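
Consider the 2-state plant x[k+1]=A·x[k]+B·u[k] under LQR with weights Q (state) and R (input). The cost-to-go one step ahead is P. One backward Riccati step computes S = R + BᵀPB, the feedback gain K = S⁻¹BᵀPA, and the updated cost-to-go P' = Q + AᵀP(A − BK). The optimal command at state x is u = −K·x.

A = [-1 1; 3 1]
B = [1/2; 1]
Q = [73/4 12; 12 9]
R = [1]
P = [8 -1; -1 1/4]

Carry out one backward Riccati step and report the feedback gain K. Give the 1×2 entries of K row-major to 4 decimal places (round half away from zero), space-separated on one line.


BᵀP = [3.0000 -0.2500]
S = R + BᵀPB = [1] + [1.2500] = [2.2500]
BᵀPA = [-3.7500 2.7500]
K = S⁻¹·BᵀPA = [-1.6667 1.2222]
A−BK = [-0.1667 0.3889; 4.6667 -0.2222]
AᵀP(A−BK) = [10.0000 -4.6667; -4.6667 2.8889]
P' = Q + AᵀP(A−BK) = [28.2500 7.3333; 7.3333 11.8889]
tr(P') = 40.1389

-1.6667 1.2222


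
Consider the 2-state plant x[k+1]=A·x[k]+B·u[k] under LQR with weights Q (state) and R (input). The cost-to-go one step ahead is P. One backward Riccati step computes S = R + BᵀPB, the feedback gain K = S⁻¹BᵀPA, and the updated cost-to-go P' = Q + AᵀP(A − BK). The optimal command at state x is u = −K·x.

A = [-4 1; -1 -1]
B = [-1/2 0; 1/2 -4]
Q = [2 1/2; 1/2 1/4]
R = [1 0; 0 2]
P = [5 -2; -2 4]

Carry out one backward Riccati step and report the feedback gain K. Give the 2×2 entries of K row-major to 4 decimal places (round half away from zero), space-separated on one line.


BᵀP = [-3.5000 3.0000; 8.0000 -16.0000]
S = R + BᵀPB = [1 0; 0 2] + [3.2500 -12.0000; -12.0000 64.0000] = [4.2500 -12.0000; -12.0000 66.0000]
BᵀPA = [11.0000 -6.5000; -16.0000 24.0000]
K = S⁻¹·BᵀPA = [3.9121 -1.0330; 0.4689 0.1758]
A−BK = [-2.0440 0.4835; -1.0806 0.2198]
AᵀP(A−BK) = [32.4689 -7.8242; -7.8242 2.0659]
P' = Q + AᵀP(A−BK) = [34.4689 -7.3242; -7.3242 2.3159]
tr(P') = 36.7848

3.9121 -1.0330 0.4689 0.1758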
···
■ Task to carry out ■
Exactly and in full, write out the lines from the one containing "P = [8 -1; -1 1/4]" through the end of the listing.

■ Written response ■
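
P = [8 -1; -1 1/4]

Carry out one backward Riccati step and report the feedback gain K. Give the 1×2 entries of K row-major to 4 decimal places (round half away from zero), space-separated on one line.


BᵀP = [3.0000 -0.2500]
S = R + BᵀPB = [1] + [1.2500] = [2.2500]
BᵀPA = [-3.7500 2.7500]
K = S⁻¹·BᵀPA = [-1.6667 1.2222]
A−BK = [-0.1667 0.3889; 4.6667 -0.2222]
AᵀP(A−BK) = [10.0000 -4.6667; -4.6667 2.8889]
P' = Q + AᵀP(A−BK) = [28.2500 7.3333; 7.3333 11.8889]
tr(P') = 40.1389

-1.6667 1.2222


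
Consider the 2-state plant x[k+1]=A·x[k]+B·u[k] under LQR with weights Q (state) and R (input). The cost-to-go one step ahead is P. One backward Riccati step computes S = R + BᵀPB, the feedback gain K = S⁻¹BᵀPA, and the updated cost-to-go P' = Q + AᵀP(A − BK). The optimal command at state x is u = −K·x.

A = [-4 1; -1 -1]
B = [-1/2 0; 1/2 -4]
Q = [2 1/2; 1/2 1/4]
R = [1 0; 0 2]
P = [5 -2; -2 4]

Carry out one backward Riccati step and report the feedback gain K. Give the 2×2 entries of K row-major to 4 decimal places (round half away from zero), space-separated on one line.


BᵀP = [-3.5000 3.0000; 8.0000 -16.0000]
S = R + BᵀPB = [1 0; 0 2] + [3.2500 -12.0000; -12.0000 64.0000] = [4.2500 -12.0000; -12.0000 66.0000]
BᵀPA = [11.0000 -6.5000; -16.0000 24.0000]
K = S⁻¹·BᵀPA = [3.9121 -1.0330; 0.4689 0.1758]
A−BK = [-2.0440 0.4835; -1.0806 0.2198]
AᵀP(A−BK) = [32.4689 -7.8242; -7.8242 2.0659]
P' = Q + AᵀP(A−BK) = [34.4689 -7.3242; -7.3242 2.3159]
tr(P') = 36.7848

3.9121 -1.0330 0.4689 0.1758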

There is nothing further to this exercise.